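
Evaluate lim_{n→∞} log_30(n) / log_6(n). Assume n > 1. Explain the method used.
lim = ln(6) / ln(30) = log_30(6)

Change of base: log_30(n) = ln n / ln 30 and log_6(n) = ln n / ln 6. The ratio is (ln n / ln 30) · (ln 6 / ln n) = ln 6 / ln 30, a constant independent of n. So the limit is ln 6 / ln 30 = log_30(6).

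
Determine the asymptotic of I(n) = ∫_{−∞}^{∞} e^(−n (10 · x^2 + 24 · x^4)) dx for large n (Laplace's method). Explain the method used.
I(n) ~ sqrt(π/(10n))

φ(x) = 10 · x^2 + 24 · x^4 has its unique global minimum at x* = 0 (since φ'(x) = 20x + 96x^3 = 0 only at x = 0 for real x with both coefficients positive, and φ → ∞ as |x| → ∞). At x* = 0, φ(0) = 0 and φ''(0) = 20. Laplace's method then gives
  I(n) ~ sqrt(2π / (n · φ''(0))) · e^(−n φ(0)) = sqrt(2π / (20n)) = sqrt(π/(10n)).
The 24 · x^4 term contributes only at subleading order (an O(1/n) relative correction).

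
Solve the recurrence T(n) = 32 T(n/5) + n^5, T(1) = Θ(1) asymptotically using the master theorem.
T(n) = Θ(n^5)

log_5 32 ≈ 2.153. f(n) = n^5 dominates n^(log_5 32) since 5 > 2.153, and the regularity condition a·f(n/b) = 32·(n/5)^5 = (32/3125)·n^5 ≤ c·f(n) holds with c = 32/3125 ≈ 0.0102 < 1. So this is Case 3: T(n) = Θ(f(n)) = Θ(n^5).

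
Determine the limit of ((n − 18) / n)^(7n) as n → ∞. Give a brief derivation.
lim = e^(−126)

Rewrite as (1 − 18/n)^(7n). By the standard limit (1 + x/n)^n → e^x, we have (1 − 18/n)^n → e^(−18), and raising to the 7th power gives e^(−126).
More precisely, ln[(1 − 18/n)^(7n)] = 7n · ln(1 − 18/n) = 7n · (-18/n + O(1/n^2)) = -126 + O(1/n) → -126.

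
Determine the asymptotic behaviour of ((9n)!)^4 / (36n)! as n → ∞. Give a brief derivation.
((9n)!)^4/(36n)! ~ ((2π·9n)^(3/2) / 2) · 4^(−4·9n)  →  0

Write N = 9n. Stirling: N! ~ sqrt(2π N)(N/e)^N and (4N)! ~ sqrt(2π·4N)·(4N/e)^(4N).
  (N!)^4/(4N)! ~ (2π N)^(4/2) (N/e)^(4N) / [sqrt(2π·4N) (4N/e)^(4N)]
     = (2π N)^(4/2) / sqrt(2π·4N) · (N/(4N))^(4N)
     = (2π N)^((4−1)/2) / 2 · 4^(−4N).
Since 4^4 > 1, the factor 4^(−4N) decays exponentially, so the ratio → 0. Substituting N = 9n gives the stated form.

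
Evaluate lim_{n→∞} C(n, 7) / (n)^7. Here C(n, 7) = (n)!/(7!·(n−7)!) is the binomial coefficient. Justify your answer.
lim = 1/7! = 1/5040

With N = n → ∞: C(N, 7) / N^7 = [N(N−1)…(N−6)] / (7! · N^7) = (1/7!) · 1 · (1 − 1/n) · … · (1 − 6/n). Each factor → 1 as N → ∞, so the limit is 1/7! = 1/5040.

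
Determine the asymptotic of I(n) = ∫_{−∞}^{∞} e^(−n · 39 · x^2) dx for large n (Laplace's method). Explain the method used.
I(n) = sqrt(π/(39n))

Here φ(x) = 39 · x^2 has its unique minimum at x* = 0 with φ(x*) = 0 and φ''(x*) = 78. Laplace's method gives
  I(n) ~ e^(−n φ(x*)) · sqrt(2π / (n · φ''(x*))) = sqrt(2π / (78n)) = sqrt(π/(39n)).
This is exact: substituting u = (x − 0)·sqrt(39n) gives I(n) = (1/sqrt(39n)) ∫_{−∞}^{∞} e^(−u^2) du = sqrt(π/(39n)).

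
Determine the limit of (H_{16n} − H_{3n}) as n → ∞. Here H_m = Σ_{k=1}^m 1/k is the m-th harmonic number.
lim = ln(16/3)

Euler-Maclaurin gives H_m = ln m + γ + 1/(2m) + O(1/m^2). The γ and O(1/m) terms cancel in the difference:
  H_{16n} − H_{3n} = ln(16n) − ln(3n) + O(1/n) = ln(16/3) + O(1/n).
Hence the limit is ln(16/3).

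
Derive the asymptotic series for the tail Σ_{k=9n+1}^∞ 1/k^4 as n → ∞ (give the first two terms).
Σ_{k>9n} 1/k^4 = 1/(3 · (9n)^3) − 1/(2 · (9n)^4) + O(1/(9n)^5)

Compare to the integral: ∫_{9n}^∞ x^(−4) dx = [−x^(−3)/3]_{9n}^∞ = 1/((4−1)·(9n)^3). The Euler-Maclaurin correction adds −f(9n)/2 = −1/(2·(9n)^4). Euler-Maclaurin then gives
  Σ_{k>9n} 1/k^4 = ∫_{9n}^∞ dx/x^4 − 1/(2·(9n)^4) + O(1/(9n)^5).
(Equivalently this is ζ(4) − Σ_{k≤9n} 1/k^4.)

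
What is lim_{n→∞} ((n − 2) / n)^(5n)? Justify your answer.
lim = e^(−10)

Rewrite as (1 − 2/n)^(5n). By the standard limit (1 + x/n)^n → e^x, we have (1 − 2/n)^n → e^(−2), and raising to the 5th power gives e^(−10).
More precisely, ln[(1 − 2/n)^(5n)] = 5n · ln(1 − 2/n) = 5n · (-2/n + O(1/n^2)) = -10 + O(1/n) → -10.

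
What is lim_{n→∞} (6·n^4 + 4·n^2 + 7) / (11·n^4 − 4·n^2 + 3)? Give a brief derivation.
lim = 6/11

For large n the leading n^4 terms dominate both numerator and denominator. Dividing top and bottom by n^4, every other term tends to 0, leaving 6/11.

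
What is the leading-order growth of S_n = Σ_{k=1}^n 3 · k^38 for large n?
S_n ~ n^39 / 13

By integral comparison (Euler-Maclaurin), Σ_{k=1}^n 3 · k^38 = 3 · ∫_0^n x^38 dx + O(n^38) = 3 · n^39/39 = n^39 / 13 + O(n^38). (Equivalently, Faulhaber's formula gives the same leading term.)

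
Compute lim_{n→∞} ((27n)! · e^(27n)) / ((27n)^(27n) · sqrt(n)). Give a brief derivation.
lim = sqrt(2π·27)

Stirling: (27n)! ~ sqrt(2π·27n) · (27n/e)^(27n). Hence
  (27n)! · e^(27n) / (27n)^(27n) ~ sqrt(2π·27n).
Dividing by sqrt(n): sqrt(2π·27n) / sqrt(n) = sqrt(2π·27) · n^((1−1)/2), so the limit is sqrt(2π·27).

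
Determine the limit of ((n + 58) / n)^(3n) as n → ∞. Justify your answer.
lim = e^174

Rewrite as (1 + 58/n)^(3n). By the standard limit (1 + x/n)^n → e^x, we have (1 + 58/n)^n → e^58, and raising to the 3rd power gives e^174.
More precisely, ln[(1 + 58/n)^(3n)] = 3n · ln(1 + 58/n) = 3n · (58/n + O(1/n^2)) = 174 + O(1/n) → 174.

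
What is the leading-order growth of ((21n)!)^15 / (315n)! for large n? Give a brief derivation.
((21n)!)^15/(315n)! ~ ((2π·21n)^(14/2) / sqrt(15)) · 15^(−15·21n)  →  0

Write N = 21n. Stirling: N! ~ sqrt(2π N)(N/e)^N and (15N)! ~ sqrt(2π·15N)·(15N/e)^(15N).
  (N!)^15/(15N)! ~ (2π N)^(15/2) (N/e)^(15N) / [sqrt(2π·15N) (15N/e)^(15N)]
     = (2π N)^(15/2) / sqrt(2π·15N) · (N/(15N))^(15N)
     = (2π N)^((15−1)/2) / sqrt(15) · 15^(−15N).
Since 15^15 > 1, the factor 15^(−15N) decays exponentially, so the ratio → 0. Substituting N = 21n gives the stated form.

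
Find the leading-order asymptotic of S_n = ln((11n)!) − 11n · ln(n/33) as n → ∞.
S_n ~ 11n · (ln 363 − 1) + O(ln n)

Stirling: ln((11n)!) = 11n ln(11n) − 11n + O(ln n).
  S_n = 11n ln(11n) − 11n − 11n ln(n/33) + O(ln n)
      = 11n ln(11n) − 11n ln n + 11n ln 33 − 11n + O(ln n)
      = 11n ln 11 + 11n ln 33 − 11n + O(ln n)
      = 11n (ln 363 − 1) + O(ln n).
Numerically ln(363) − 1 ≈ 4.8944.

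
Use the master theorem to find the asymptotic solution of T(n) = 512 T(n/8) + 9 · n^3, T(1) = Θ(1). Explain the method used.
T(n) = Θ(n^3 log n)

log_8 512 = 3, and f(n) = 9 · n^3 = Θ(n^(log_8 512)). This is Case 2 of the master theorem: T(n) = Θ(f(n) · log n) = Θ(n^3 log n).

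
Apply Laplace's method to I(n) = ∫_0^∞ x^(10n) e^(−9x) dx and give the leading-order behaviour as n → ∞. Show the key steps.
I(n) ~ (sqrt(2π·10n) / 9) · (10n/(9e))^(10n)

Write the integrand as exp(10n ln x − 9x) and set f(x) = 10n ln x − 9x. Then f'(x) = 10n/x − 9 = 0 at x* = 10n/9, and f''(x*) = −10n/x*^2 = −9^2/(10n). Laplace's method (interior maximum) gives
  I(n) ~ e^(f(x*)) · sqrt(2π / |f''(x*)|)
        = exp(10n ln(10n/9) − 10n) · sqrt(2π · 10n / 9^2)
        = (10n/9)^(10n) e^(−10n) · sqrt(2π·10n) / 9
        = (sqrt(2π·10n) / 9) · (10n/(9e))^(10n).
This matches Γ(10n+1)/9^(10n+1) with Stirling applied to Γ.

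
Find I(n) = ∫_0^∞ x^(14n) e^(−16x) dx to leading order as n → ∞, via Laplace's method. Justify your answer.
I(n) ~ (sqrt(2π·14n) / 16) · (14n/(16e))^(14n)

Write the integrand as exp(14n ln x − 16x) and set f(x) = 14n ln x − 16x. Then f'(x) = 14n/x − 16 = 0 at x* = 14n/16, and f''(x*) = −14n/x*^2 = −16^2/(14n). Laplace's method (interior maximum) gives
  I(n) ~ e^(f(x*)) · sqrt(2π / |f''(x*)|)
        = exp(14n ln(14n/16) − 14n) · sqrt(2π · 14n / 16^2)
        = (14n/16)^(14n) e^(−14n) · sqrt(2π·14n) / 16
        = (sqrt(2π·14n) / 16) · (14n/(16e))^(14n).
This matches Γ(14n+1)/16^(14n+1) with Stirling applied to Γ.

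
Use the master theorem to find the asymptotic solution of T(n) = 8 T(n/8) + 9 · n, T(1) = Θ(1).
T(n) = Θ(n log n)

log_8 8 = 1, and f(n) = 9 · n = Θ(n^(log_8 8)). This is Case 2 of the master theorem: T(n) = Θ(f(n) · log n) = Θ(n log n).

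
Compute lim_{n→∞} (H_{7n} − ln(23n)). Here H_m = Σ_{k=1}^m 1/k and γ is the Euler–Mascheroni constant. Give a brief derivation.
lim = ln(7/23) + γ

By Euler-Maclaurin, H_m = ln m + γ + O(1/m). So
  H_{7n} − ln(23n) = ln(7n) + γ − ln(23n) + O(1/n)
                       = ln(7/23) + γ + O(1/n).
Hence the limit is ln(7/23) + γ.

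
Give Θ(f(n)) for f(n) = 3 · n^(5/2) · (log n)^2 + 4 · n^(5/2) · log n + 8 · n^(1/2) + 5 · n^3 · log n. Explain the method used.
f(n) ∈ Θ(n^3 · log n)

Compare the terms by growth order. For large n, n^a · (log n)^b dominates n^a' · (log n)^b' iff a > a', or (a = a' and b > b'). Ranking the 4 terms shows the dominant one is 5 · n^3 · log n. Hence f(n) ∈ Θ(n^3 · log n).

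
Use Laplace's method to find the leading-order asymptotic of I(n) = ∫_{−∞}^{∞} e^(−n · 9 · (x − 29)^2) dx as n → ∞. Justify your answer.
I(n) = sqrt(π/(9n))

Here φ(x) = 9 · (x − 29)^2 has its unique minimum at x* = 29 with φ(x*) = 0 and φ''(x*) = 18. Laplace's method gives
  I(n) ~ e^(−n φ(x*)) · sqrt(2π / (n · φ''(x*))) = sqrt(2π / (18n)) = sqrt(π/(9n)).
This is exact: substituting u = (x − 29)·sqrt(9n) gives I(n) = (1/sqrt(9n)) ∫_{−∞}^{∞} e^(−u^2) du = sqrt(π/(9n)).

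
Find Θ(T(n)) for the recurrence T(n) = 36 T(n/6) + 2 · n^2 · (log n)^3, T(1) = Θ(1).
T(n) = Θ(n^2 · (log n)^4)

Here log_6 36 = 2 and f(n) = 2 · n^2 · (log n)^3 = Θ(n^(log_6 36) · (log n)^3). This is the extended Case 2 of the master theorem (f matches the critical exponent up to log factors), giving T(n) = Θ(n^(log_6 36) · (log n)^(3+1)) = Θ(n^2 · (log n)^4).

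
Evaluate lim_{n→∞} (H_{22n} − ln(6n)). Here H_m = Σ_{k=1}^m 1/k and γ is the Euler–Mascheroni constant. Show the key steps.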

---+---

> **Exercise aim**
All lines from the one containing "constant. Give a brief derivation." to the end of the records are to be duplicated exactly, and no other lines are to be given.

> **Worked solution**
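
Compute lim_{n→∞} (H_{7n} − ln(23n)). Here H_m = Σ_{k=1}^m 1/k and γ is the Euler–Mascheroni constant. Give a brief derivation.
lim = ln(7/23) + γ

By Euler-Maclaurin, H_m = ln m + γ + O(1/m). So
  H_{7n} − ln(23n) = ln(7n) + γ − ln(23n) + O(1/n)
                       = ln(7/23) + γ + O(1/n).
Hence the limit is ln(7/23) + γ.

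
Give Θ(f(n)) for f(n) = 3 · n^(5/2) · (log n)^2 + 4 · n^(5/2) · log n + 8 · n^(1/2) + 5 · n^3 · log n. Explain the method used.
f(n) ∈ Θ(n^3 · log n)

Compare the terms by growth order. For large n, n^a · (log n)^b dominates n^a' · (log n)^b' iff a > a', or (a = a' and b > b'). Ranking the 4 terms shows the dominant one is 5 · n^3 · log n. Hence f(n) ∈ Θ(n^3 · log n).

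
Use Laplace's method to find the leading-order asymptotic of I(n) = ∫_{−∞}^{∞} e^(−n · 9 · (x − 29)^2) dx as n → ∞. Justify your answer.
I(n) = sqrt(π/(9n))

Here φ(x) = 9 · (x − 29)^2 has its unique minimum at x* = 29 with φ(x*) = 0 and φ''(x*) = 18. Laplace's method gives
  I(n) ~ e^(−n φ(x*)) · sqrt(2π / (n · φ''(x*))) = sqrt(2π / (18n)) = sqrt(π/(9n)).
This is exact: substituting u = (x − 29)·sqrt(9n) gives I(n) = (1/sqrt(9n)) ∫_{−∞}^{∞} e^(−u^2) du = sqrt(π/(9n)).

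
Find Θ(T(n)) for the recurrence T(n) = 36 T(n/6) + 2 · n^2 · (log n)^3, T(1) = Θ(1).
T(n) = Θ(n^2 · (log n)^4)

Here log_6 36 = 2 and f(n) = 2 · n^2 · (log n)^3 = Θ(n^(log_6 36) · (log n)^3). This is the extended Case 2 of the master theorem (f matches the critical exponent up to log factors), giving T(n) = Θ(n^(log_6 36) · (log n)^(3+1)) = Θ(n^2 · (log n)^4).

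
Evaluate lim_{n→∞} (H_{22n} − ln(6n)). Here H_m = Σ_{k=1}^m 1/k and γ is the Euler–Mascheroni constant. Show the key steps.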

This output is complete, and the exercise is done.